◆ PROMPT:
Here the requirement is to repeat every record exactly, in full.
SOURCE MATERIAL Block Start
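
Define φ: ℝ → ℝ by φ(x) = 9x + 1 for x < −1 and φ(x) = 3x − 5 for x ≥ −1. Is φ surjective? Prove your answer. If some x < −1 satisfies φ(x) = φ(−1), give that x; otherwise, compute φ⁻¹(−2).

Both pieces are strictly increasing (slopes 9 and 3), so each is injective on its own interval.
The left piece maps (−∞, −1) onto (−∞, −8); the right piece maps [−1, ∞) onto [−8, ∞).
These images together cover ℝ, so φ is surjective.
Because the two images are disjoint, no x < −1 has φ(x) = φ(−1), so we compute φ⁻¹(−2): −2 lies in [−8, ∞), so solve 3x − 5 = −2: x = (−2 + 5)/3 = 1.

1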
SOURCE MATERIAL Block End
◆ EXERCISE ANSWER:
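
Define φ: ℝ → ℝ by φ(x) = 9x + 1 for x < −1 and φ(x) = 3x − 5 for x ≥ −1. Is φ surjective? Prove your answer. If some x < −1 satisfies φ(x) = φ(−1), give that x; otherwise, compute φ⁻¹(−2).

Both pieces are strictly increasing (slopes 9 and 3), so each is injective on its own interval.
The left piece maps (−∞, −1) onto (−∞, −8); the right piece maps [−1, ∞) onto [−8, ∞).
These images together cover ℝ, so φ is surjective.
Because the two images are disjoint, no x < −1 has φ(x) = φ(−1), so we compute φ⁻¹(−2): −2 lies in [−8, ∞), so solve 3x − 5 = −2: x = (−2 + 5)/3 = 1.

1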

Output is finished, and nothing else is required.